Among the records below, find the lines containing "Suppose" and state only how many there are.

------------------------------------------------------------------------

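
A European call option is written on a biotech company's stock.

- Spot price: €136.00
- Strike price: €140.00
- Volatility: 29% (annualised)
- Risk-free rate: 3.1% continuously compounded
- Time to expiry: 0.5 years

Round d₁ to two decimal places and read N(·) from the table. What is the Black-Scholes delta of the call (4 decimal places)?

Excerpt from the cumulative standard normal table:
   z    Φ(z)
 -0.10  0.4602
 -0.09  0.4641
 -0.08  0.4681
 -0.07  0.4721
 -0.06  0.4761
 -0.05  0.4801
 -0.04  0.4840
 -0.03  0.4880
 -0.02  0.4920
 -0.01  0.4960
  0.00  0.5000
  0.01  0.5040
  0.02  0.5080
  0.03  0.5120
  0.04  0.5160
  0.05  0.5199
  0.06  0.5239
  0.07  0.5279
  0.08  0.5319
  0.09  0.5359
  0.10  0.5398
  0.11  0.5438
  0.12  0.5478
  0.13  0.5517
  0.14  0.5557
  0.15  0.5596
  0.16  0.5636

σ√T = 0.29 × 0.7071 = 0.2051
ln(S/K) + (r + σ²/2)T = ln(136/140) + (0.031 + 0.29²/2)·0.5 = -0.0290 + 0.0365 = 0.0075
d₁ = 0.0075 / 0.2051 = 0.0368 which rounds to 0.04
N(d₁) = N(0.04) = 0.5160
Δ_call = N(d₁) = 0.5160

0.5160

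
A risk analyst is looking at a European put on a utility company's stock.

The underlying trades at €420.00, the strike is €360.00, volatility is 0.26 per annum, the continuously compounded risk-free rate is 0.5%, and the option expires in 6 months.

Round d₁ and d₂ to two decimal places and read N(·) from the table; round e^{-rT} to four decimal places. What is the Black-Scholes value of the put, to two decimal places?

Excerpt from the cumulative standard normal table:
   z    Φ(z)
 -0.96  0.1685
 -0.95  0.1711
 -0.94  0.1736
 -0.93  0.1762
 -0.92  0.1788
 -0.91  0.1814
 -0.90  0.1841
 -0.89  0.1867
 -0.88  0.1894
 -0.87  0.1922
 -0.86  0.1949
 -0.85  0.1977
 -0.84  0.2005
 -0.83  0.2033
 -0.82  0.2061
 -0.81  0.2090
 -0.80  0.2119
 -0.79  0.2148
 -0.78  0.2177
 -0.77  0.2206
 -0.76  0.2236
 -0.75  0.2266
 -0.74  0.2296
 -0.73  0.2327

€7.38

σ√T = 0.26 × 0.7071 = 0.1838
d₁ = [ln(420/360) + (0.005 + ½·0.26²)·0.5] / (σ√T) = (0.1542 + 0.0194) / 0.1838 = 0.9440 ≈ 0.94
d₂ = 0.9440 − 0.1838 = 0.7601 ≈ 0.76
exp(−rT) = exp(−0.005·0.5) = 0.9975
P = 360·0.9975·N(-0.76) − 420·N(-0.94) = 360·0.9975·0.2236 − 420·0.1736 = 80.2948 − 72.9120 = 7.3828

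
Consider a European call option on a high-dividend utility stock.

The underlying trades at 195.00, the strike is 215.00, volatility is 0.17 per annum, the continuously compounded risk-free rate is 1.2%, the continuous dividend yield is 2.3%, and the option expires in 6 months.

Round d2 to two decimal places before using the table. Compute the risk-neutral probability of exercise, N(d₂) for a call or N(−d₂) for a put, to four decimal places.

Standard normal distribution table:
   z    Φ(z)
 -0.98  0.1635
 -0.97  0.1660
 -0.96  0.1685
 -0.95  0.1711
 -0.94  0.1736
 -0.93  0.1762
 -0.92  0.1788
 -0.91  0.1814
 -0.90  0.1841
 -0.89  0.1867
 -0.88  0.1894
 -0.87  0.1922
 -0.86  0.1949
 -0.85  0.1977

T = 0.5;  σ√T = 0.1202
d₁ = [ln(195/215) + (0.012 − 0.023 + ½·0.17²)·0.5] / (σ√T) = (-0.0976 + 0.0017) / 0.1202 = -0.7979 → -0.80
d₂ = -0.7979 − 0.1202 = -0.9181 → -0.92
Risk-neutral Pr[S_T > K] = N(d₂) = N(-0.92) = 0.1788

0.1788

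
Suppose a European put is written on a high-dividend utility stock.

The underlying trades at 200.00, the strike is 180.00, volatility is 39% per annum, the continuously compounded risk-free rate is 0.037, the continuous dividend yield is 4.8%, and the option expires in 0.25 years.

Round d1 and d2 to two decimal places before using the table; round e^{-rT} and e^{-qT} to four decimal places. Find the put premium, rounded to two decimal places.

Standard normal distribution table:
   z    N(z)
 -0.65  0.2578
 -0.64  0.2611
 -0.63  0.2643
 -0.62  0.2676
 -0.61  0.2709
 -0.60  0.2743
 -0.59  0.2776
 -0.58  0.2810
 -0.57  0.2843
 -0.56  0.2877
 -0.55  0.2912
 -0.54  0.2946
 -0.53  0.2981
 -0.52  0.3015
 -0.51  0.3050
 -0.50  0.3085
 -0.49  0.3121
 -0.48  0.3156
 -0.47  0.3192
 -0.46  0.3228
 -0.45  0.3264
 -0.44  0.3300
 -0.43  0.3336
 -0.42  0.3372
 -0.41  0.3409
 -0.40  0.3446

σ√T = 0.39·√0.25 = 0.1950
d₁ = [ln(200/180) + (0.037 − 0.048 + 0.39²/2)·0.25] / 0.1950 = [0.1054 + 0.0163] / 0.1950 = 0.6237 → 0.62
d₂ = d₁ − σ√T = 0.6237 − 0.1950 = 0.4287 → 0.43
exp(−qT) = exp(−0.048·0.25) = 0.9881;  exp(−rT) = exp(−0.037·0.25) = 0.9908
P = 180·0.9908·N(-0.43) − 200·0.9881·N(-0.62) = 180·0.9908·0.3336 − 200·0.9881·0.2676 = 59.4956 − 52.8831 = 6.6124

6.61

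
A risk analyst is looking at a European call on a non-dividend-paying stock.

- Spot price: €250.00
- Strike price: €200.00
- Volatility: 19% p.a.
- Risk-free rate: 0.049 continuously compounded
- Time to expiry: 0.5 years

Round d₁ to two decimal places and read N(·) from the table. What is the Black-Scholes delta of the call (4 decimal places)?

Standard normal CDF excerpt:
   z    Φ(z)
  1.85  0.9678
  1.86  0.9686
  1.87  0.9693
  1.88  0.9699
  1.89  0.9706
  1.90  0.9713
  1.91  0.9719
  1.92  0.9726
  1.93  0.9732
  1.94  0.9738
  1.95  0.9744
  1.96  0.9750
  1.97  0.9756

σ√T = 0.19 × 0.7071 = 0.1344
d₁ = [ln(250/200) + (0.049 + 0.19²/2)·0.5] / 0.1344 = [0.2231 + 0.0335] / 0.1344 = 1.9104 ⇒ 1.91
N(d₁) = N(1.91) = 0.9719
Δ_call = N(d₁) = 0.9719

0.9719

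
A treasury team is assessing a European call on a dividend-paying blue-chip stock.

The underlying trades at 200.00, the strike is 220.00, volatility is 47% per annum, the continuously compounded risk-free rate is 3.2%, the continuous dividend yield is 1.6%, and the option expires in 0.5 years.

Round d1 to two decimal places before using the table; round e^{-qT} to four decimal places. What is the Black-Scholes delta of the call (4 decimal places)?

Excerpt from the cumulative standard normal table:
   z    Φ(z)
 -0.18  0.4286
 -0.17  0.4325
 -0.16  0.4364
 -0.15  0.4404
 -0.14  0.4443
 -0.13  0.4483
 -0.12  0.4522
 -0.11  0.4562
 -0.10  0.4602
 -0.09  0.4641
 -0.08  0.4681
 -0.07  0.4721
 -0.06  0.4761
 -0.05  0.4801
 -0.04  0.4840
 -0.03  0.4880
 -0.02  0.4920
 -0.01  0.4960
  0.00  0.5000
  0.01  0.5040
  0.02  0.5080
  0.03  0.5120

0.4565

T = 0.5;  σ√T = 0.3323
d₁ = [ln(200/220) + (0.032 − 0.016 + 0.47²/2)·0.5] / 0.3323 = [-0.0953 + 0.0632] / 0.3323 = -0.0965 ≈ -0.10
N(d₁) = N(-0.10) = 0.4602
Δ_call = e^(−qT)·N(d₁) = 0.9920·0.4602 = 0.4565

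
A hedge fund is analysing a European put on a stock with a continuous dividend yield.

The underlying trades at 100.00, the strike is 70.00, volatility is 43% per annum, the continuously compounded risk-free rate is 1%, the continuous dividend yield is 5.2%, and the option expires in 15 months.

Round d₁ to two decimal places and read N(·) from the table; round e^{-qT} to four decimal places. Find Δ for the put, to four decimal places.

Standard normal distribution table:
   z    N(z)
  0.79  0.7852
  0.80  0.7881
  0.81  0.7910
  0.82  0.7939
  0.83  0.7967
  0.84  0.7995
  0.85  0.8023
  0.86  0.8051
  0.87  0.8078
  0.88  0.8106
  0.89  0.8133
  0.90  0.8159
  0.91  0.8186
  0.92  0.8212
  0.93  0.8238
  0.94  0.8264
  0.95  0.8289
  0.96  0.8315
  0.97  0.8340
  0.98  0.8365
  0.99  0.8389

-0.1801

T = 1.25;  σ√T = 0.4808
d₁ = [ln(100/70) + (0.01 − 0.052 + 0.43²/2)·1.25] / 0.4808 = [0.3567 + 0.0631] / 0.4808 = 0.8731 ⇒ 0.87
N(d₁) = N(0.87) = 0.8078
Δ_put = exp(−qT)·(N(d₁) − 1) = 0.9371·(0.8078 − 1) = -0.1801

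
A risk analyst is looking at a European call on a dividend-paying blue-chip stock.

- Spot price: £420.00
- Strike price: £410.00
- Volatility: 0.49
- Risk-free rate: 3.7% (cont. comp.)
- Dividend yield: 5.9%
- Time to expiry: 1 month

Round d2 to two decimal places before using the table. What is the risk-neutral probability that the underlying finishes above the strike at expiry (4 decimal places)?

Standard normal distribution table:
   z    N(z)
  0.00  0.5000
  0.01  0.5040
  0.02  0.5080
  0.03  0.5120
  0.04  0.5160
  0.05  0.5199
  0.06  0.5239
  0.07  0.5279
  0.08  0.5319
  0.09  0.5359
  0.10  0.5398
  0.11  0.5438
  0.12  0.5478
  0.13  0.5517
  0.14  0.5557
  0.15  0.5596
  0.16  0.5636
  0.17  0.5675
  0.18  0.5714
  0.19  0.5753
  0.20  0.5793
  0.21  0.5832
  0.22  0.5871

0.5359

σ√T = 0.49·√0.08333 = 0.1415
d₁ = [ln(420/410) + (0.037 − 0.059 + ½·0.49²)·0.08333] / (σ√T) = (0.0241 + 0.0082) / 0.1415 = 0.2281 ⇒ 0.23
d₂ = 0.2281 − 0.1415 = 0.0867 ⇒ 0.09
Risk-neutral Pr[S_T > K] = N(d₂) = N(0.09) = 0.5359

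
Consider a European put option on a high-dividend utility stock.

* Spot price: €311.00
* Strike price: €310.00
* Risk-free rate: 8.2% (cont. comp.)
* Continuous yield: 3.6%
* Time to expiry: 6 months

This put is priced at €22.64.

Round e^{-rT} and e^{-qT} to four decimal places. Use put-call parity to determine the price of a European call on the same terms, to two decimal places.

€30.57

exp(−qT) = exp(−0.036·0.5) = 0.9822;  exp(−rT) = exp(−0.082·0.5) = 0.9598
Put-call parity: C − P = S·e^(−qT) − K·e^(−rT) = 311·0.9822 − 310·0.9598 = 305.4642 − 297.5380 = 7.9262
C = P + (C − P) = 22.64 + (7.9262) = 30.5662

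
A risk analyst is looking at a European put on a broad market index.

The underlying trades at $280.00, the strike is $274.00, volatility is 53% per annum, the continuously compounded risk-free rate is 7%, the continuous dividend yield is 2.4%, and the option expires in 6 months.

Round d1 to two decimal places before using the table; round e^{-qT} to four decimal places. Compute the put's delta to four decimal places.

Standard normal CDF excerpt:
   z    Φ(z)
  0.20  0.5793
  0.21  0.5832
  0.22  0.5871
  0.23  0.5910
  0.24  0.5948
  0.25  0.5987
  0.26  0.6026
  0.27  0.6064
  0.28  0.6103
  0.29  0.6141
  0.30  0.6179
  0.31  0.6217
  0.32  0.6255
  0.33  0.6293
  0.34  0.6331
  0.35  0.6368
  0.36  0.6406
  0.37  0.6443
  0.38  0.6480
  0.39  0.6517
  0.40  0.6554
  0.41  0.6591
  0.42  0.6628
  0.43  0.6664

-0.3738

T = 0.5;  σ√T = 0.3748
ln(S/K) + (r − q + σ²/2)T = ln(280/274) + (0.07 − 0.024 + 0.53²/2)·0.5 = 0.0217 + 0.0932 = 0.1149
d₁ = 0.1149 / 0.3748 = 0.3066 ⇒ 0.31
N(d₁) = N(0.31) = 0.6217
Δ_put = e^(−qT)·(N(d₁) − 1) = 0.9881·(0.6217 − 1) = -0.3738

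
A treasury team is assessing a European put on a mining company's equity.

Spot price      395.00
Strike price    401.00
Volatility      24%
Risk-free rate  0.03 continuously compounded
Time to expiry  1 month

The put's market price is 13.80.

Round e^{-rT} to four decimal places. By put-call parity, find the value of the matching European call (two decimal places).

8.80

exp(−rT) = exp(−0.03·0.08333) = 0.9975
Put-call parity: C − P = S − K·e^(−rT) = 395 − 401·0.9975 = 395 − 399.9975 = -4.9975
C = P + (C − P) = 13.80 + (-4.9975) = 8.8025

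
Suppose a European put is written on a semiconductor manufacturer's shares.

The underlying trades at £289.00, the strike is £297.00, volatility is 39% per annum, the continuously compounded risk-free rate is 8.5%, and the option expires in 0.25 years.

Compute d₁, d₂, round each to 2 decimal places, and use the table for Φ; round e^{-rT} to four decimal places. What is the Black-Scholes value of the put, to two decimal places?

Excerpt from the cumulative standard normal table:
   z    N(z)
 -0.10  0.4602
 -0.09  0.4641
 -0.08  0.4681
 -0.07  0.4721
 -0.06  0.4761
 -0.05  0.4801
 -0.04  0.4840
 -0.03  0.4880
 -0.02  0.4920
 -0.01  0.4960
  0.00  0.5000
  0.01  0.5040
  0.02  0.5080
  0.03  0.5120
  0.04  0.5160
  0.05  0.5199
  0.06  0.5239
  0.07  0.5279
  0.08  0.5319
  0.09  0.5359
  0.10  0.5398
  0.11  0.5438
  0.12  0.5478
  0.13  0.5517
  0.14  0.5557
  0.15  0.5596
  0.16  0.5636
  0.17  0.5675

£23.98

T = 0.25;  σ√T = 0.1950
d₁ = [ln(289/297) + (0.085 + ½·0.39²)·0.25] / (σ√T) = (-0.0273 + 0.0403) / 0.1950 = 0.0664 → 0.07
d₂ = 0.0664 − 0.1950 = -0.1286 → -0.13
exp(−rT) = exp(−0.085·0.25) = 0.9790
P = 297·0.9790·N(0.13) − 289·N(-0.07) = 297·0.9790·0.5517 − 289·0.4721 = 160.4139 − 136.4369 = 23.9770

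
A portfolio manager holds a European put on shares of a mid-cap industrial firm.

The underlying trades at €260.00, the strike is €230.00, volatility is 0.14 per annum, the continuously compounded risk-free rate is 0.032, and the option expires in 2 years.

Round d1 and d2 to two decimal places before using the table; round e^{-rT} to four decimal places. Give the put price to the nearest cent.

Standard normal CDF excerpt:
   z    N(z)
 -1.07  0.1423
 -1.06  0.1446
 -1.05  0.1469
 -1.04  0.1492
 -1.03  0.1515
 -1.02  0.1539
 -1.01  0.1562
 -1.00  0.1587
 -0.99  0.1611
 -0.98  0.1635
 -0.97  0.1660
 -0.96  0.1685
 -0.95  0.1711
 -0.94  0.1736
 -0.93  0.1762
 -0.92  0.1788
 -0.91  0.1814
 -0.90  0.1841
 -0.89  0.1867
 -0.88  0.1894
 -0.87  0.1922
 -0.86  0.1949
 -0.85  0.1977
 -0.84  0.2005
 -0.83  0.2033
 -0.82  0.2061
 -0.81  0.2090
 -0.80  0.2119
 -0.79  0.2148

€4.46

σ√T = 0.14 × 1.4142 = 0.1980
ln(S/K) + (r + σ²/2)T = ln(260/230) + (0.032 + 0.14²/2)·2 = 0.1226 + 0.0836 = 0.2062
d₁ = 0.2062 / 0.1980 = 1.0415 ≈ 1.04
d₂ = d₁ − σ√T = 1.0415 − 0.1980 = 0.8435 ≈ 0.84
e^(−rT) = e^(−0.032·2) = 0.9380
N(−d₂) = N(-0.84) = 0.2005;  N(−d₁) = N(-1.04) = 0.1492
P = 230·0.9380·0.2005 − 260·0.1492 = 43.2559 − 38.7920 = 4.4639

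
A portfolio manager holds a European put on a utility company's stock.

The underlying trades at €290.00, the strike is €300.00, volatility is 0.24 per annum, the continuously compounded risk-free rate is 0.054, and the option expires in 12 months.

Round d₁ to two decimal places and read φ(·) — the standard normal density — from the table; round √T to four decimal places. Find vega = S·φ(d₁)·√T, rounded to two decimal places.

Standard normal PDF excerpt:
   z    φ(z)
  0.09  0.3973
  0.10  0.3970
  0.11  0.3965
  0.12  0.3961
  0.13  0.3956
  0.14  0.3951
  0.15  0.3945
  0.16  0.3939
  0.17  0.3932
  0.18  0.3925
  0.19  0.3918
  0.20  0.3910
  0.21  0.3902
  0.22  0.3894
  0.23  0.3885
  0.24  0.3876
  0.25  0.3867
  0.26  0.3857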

------------------------------------------------------------------------

> **ANSWER SECTION**
2